START MATERIALS PROVIDED
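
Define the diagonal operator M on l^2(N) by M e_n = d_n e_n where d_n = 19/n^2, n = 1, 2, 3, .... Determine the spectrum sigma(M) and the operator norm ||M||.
sigma(M) = {19/n^2 : n ≥ 1} ∪ {0}; ||M|| = 19

A bounded diagonal operator on l^2 with diagonal entries d_n has spectrum equal to the closure of {d_n : n ≥ 1}: every d_n is an eigenvalue (with eigenvector e_n), so {d_n} ⊂ sigma(M); the spectrum is closed, so its closure is too; and for lambda not in the closure, (M - lambda I) has bounded inverse (the diagonal entries 1/(d_n - lambda) are bounded). For our sequence d_n = 19/n^2, n = 1, 2, 3, ...:
  - {d_n} = {19/n^2 : n ≥ 1}; the only limit point is 0
  - closure = {19/n^2 : n ≥ 1} ∪ {0}
For the norm: a diagonal operator has ||M|| = sup_n |d_n|. Here d_n = 19/n^2 is positive and decreasing, so sup_n |d_n| = d_1 = 19. So ||M|| = 19.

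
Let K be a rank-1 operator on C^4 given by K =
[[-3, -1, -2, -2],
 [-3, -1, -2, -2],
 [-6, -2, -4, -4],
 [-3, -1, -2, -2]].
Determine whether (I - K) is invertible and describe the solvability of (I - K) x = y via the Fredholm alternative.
(I - K) is invertible (det(I - K) = 11 ≠ 0), so for every y in C^4 the equation (I - K) x = y has a unique solution.

K has rank 1, so it is an outer product K = u v^T: every row of K is a multiple of one row vector. Reading off the entries, u = (-1, -1, -2, -1) and v = (3, 1, 2, 2) (row i of K equals u_i·v^T). A rank-one matrix u v^T satisfies K u = u (v·u) and kills the (3)-dimensional subspace v^⊥, so its characteristic polynomial is lambda^3 (lambda - v·u) with v·u = tr K = -10. Hence the eigenvalues of I - K are 1 (multiplicity 3) and 1 - (-10) = 11, so det(I - K) = 11. (Direct check: I - K =
[[4, 1, 2, 2],
 [3, 2, 2, 2],
 [6, 2, 5, 4],
 [3, 1, 2, 3]]
has determinant 11.) The finite-dimensional Fredholm alternative says: either (I - K) is invertible, or ker(I - K) ≠ {0} and then range(I - K) = ker((I - K)^*)^⊥, with dim ker(I - K) = dim ker((I - K)^*). Since det(I - K) ≠ 0, 1 is not an eigenvalue of K and ker(I - K) = {0}, so we are in the first case: for every y there is a unique x = (I - K)^(-1) y. Explicitly, by the Sherman–Morrison formula, (I - u v^T)^(-1) = I + u v^T/(1 - v·u), i.e. (I - K)^(-1) = I + K/(11).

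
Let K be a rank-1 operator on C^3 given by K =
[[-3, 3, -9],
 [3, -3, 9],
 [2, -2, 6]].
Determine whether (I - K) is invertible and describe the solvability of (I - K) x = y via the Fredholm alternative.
(I - K) is invertible (det(I - K) = 1 ≠ 0), so for every y in C^3 the equation (I - K) x = y has a unique solution.

K has rank 1, so it is an outer product K = u v^T: every row of K is a multiple of one row vector. Reading off the entries, u = (-3, 3, 2) and v = (1, -1, 3) (row i of K equals u_i·v^T). A rank-one matrix u v^T satisfies K u = u (v·u) and kills the (2)-dimensional subspace v^⊥, so its characteristic polynomial is lambda^2 (lambda - v·u) with v·u = tr K = 0. Hence the eigenvalues of I - K are 1 (multiplicity 2) and 1 - (0) = 1, so det(I - K) = 1. (Direct check: I - K =
[[4, -3, 9],
 [-3, 4, -9],
 [-2, 2, -5]]
has determinant 1.) The finite-dimensional Fredholm alternative says: either (I - K) is invertible, or ker(I - K) ≠ {0} and then range(I - K) = ker((I - K)^*)^⊥, with dim ker(I - K) = dim ker((I - K)^*). Since det(I - K) ≠ 0, 1 is not an eigenvalue of K and ker(I - K) = {0}, so we are in the first case: for every y there is a unique x = (I - K)^(-1) y. Explicitly, by the Sherman–Morrison formula, (I - u v^T)^(-1) = I + u v^T/(1 - v·u), i.e. (I - K)^(-1) = I + K.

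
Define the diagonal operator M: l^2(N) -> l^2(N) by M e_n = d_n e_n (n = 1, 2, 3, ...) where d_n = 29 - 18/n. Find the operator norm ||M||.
||M|| = 29

For a diagonal operator on l^2 with entries d_n, ||M|| = sup_n |d_n|. Here d_1 = 11, d_2 = 20, ..., and d_n = 29 - 18/n increases monotonically toward 29. All terms lie in [11, 29), so |d_n| = d_n and the supremum is the limit 29, which is not attained by any individual d_n. Hence ||M|| = 29.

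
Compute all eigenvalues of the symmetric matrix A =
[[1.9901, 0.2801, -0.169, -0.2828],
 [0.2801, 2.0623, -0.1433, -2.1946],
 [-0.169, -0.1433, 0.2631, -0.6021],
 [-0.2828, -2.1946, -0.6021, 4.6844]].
sigma(A) ≈ {0, 1, 2, 6}

A is real symmetric, so its spectrum consists of real eigenvalues. Expanding the characteristic polynomial of the displayed matrix gives
  det(λ I - A) = p(λ) = λ^4 + (-9)λ^3 + (20)λ^2 + (-12)λ + (0).
Solving p(λ) = 0 yields eigenvalues ≈ 0, 1, 2, 6. (A is shown rounded to 4 decimals, so these recover the underlying integer eigenvalues to within that precision.)
Verification: the trace of A = 9 equals the sum of eigenvalues 9, and det(A) ≈ 0.0002 matches the eigenvalue product 0.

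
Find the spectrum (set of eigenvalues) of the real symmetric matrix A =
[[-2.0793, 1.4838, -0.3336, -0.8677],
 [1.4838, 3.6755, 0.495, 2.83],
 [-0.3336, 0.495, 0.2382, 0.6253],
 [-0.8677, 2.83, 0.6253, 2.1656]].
sigma(A) ≈ {-3, 0, 1, 6}

A is real symmetric, so its spectrum consists of real eigenvalues. Expanding the characteristic polynomial of the displayed matrix gives
  det(λ I - A) = p(λ) = λ^4 + (-4)λ^3 + (-15)λ^2 + (18)λ + (0).
Solving p(λ) = 0 yields eigenvalues ≈ -3, 0, 1, 6. (A is shown rounded to 4 decimals, so these recover the underlying integer eigenvalues to within that precision.)
Verification: the trace of A = 4 equals the sum of eigenvalues 4, and det(A) ≈ 0.0005 matches the eigenvalue product 0.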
END MATERIALS PROVIDED
The records need to be reproduced in their entirety, word for word.

## RESPONSE AREA
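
Define the diagonal operator M on l^2(N) by M e_n = d_n e_n where d_n = 19/n^2, n = 1, 2, 3, .... Determine the spectrum sigma(M) and the operator norm ||M||.
sigma(M) = {19/n^2 : n ≥ 1} ∪ {0}; ||M|| = 19

A bounded diagonal operator on l^2 with diagonal entries d_n has spectrum equal to the closure of {d_n : n ≥ 1}: every d_n is an eigenvalue (with eigenvector e_n), so {d_n} ⊂ sigma(M); the spectrum is closed, so its closure is too; and for lambda not in the closure, (M - lambda I) has bounded inverse (the diagonal entries 1/(d_n - lambda) are bounded). For our sequence d_n = 19/n^2, n = 1, 2, 3, ...:
  - {d_n} = {19/n^2 : n ≥ 1}; the only limit point is 0
  - closure = {19/n^2 : n ≥ 1} ∪ {0}
For the norm: a diagonal operator has ||M|| = sup_n |d_n|. Here d_n = 19/n^2 is positive and decreasing, so sup_n |d_n| = d_1 = 19. So ||M|| = 19.

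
Let K be a rank-1 operator on C^4 given by K =
[[-3, -1, -2, -2],
 [-3, -1, -2, -2],
 [-6, -2, -4, -4],
 [-3, -1, -2, -2]].
Determine whether (I - K) is invertible and describe the solvability of (I - K) x = y via the Fredholm alternative.
(I - K) is invertible (det(I - K) = 11 ≠ 0), so for every y in C^4 the equation (I - K) x = y has a unique solution.

K has rank 1, so it is an outer product K = u v^T: every row of K is a multiple of one row vector. Reading off the entries, u = (-1, -1, -2, -1) and v = (3, 1, 2, 2) (row i of K equals u_i·v^T). A rank-one matrix u v^T satisfies K u = u (v·u) and kills the (3)-dimensional subspace v^⊥, so its characteristic polynomial is lambda^3 (lambda - v·u) with v·u = tr K = -10. Hence the eigenvalues of I - K are 1 (multiplicity 3) and 1 - (-10) = 11, so det(I - K) = 11. (Direct check: I - K =
[[4, 1, 2, 2],
 [3, 2, 2, 2],
 [6, 2, 5, 4],
 [3, 1, 2, 3]]
has determinant 11.) The finite-dimensional Fredholm alternative says: either (I - K) is invertible, or ker(I - K) ≠ {0} and then range(I - K) = ker((I - K)^*)^⊥, with dim ker(I - K) = dim ker((I - K)^*). Since det(I - K) ≠ 0, 1 is not an eigenvalue of K and ker(I - K) = {0}, so we are in the first case: for every y there is a unique x = (I - K)^(-1) y. Explicitly, by the Sherman–Morrison formula, (I - u v^T)^(-1) = I + u v^T/(1 - v·u), i.e. (I - K)^(-1) = I + K/(11).

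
Let K be a rank-1 operator on C^3 given by K =
[[-3, 3, -9],
 [3, -3, 9],
 [2, -2, 6]].
Determine whether (I - K) is invertible and describe the solvability of (I - K) x = y via the Fredholm alternative.
(I - K) is invertible (det(I - K) = 1 ≠ 0), so for every y in C^3 the equation (I - K) x = y has a unique solution.

K has rank 1, so it is an outer product K = u v^T: every row of K is a multiple of one row vector. Reading off the entries, u = (-3, 3, 2) and v = (1, -1, 3) (row i of K equals u_i·v^T). A rank-one matrix u v^T satisfies K u = u (v·u) and kills the (2)-dimensional subspace v^⊥, so its characteristic polynomial is lambda^2 (lambda - v·u) with v·u = tr K = 0. Hence the eigenvalues of I - K are 1 (multiplicity 2) and 1 - (0) = 1, so det(I - K) = 1. (Direct check: I - K =
[[4, -3, 9],
 [-3, 4, -9],
 [-2, 2, -5]]
has determinant 1.) The finite-dimensional Fredholm alternative says: either (I - K) is invertible, or ker(I - K) ≠ {0} and then range(I - K) = ker((I - K)^*)^⊥, with dim ker(I - K) = dim ker((I - K)^*). Since det(I - K) ≠ 0, 1 is not an eigenvalue of K and ker(I - K) = {0}, so we are in the first case: for every y there is a unique x = (I - K)^(-1) y. Explicitly, by the Sherman–Morrison formula, (I - u v^T)^(-1) = I + u v^T/(1 - v·u), i.e. (I - K)^(-1) = I + K.

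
Define the diagonal operator M: l^2(N) -> l^2(N) by M e_n = d_n e_n (n = 1, 2, 3, ...) where d_n = 29 - 18/n. Find the operator norm ||M||.
||M|| = 29

For a diagonal operator on l^2 with entries d_n, ||M|| = sup_n |d_n|. Here d_1 = 11, d_2 = 20, ..., and d_n = 29 - 18/n increases monotonically toward 29. All terms lie in [11, 29), so |d_n| = d_n and the supremum is the limit 29, which is not attained by any individual d_n. Hence ||M|| = 29.

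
Compute all eigenvalues of the symmetric matrix A =
[[1.9901, 0.2801, -0.169, -0.2828],
 [0.2801, 2.0623, -0.1433, -2.1946],
 [-0.169, -0.1433, 0.2631, -0.6021],
 [-0.2828, -2.1946, -0.6021, 4.6844]].
sigma(A) ≈ {0, 1, 2, 6}

A is real symmetric, so its spectrum consists of real eigenvalues. Expanding the characteristic polynomial of the displayed matrix gives
  det(λ I - A) = p(λ) = λ^4 + (-9)λ^3 + (20)λ^2 + (-12)λ + (0).
Solving p(λ) = 0 yields eigenvalues ≈ 0, 1, 2, 6. (A is shown rounded to 4 decimals, so these recover the underlying integer eigenvalues to within that precision.)
Verification: the trace of A = 9 equals the sum of eigenvalues 9, and det(A) ≈ 0.0002 matches the eigenvalue product 0.

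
Find the spectrum (set of eigenvalues) of the real symmetric matrix A =
[[-2.0793, 1.4838, -0.3336, -0.8677],
 [1.4838, 3.6755, 0.495, 2.83],
 [-0.3336, 0.495, 0.2382, 0.6253],
 [-0.8677, 2.83, 0.6253, 2.1656]].
sigma(A) ≈ {-3, 0, 1, 6}

A is real symmetric, so its spectrum consists of real eigenvalues. Expanding the characteristic polynomial of the displayed matrix gives
  det(λ I - A) = p(λ) = λ^4 + (-4)λ^3 + (-15)λ^2 + (18)λ + (0).
Solving p(λ) = 0 yields eigenvalues ≈ -3, 0, 1, 6. (A is shown rounded to 4 decimals, so these recover the underlying integer eigenvalues to within that precision.)
Verification: the trace of A = 4 equals the sum of eigenvalues 4, and det(A) ≈ 0.0005 matches the eigenvalue product 0.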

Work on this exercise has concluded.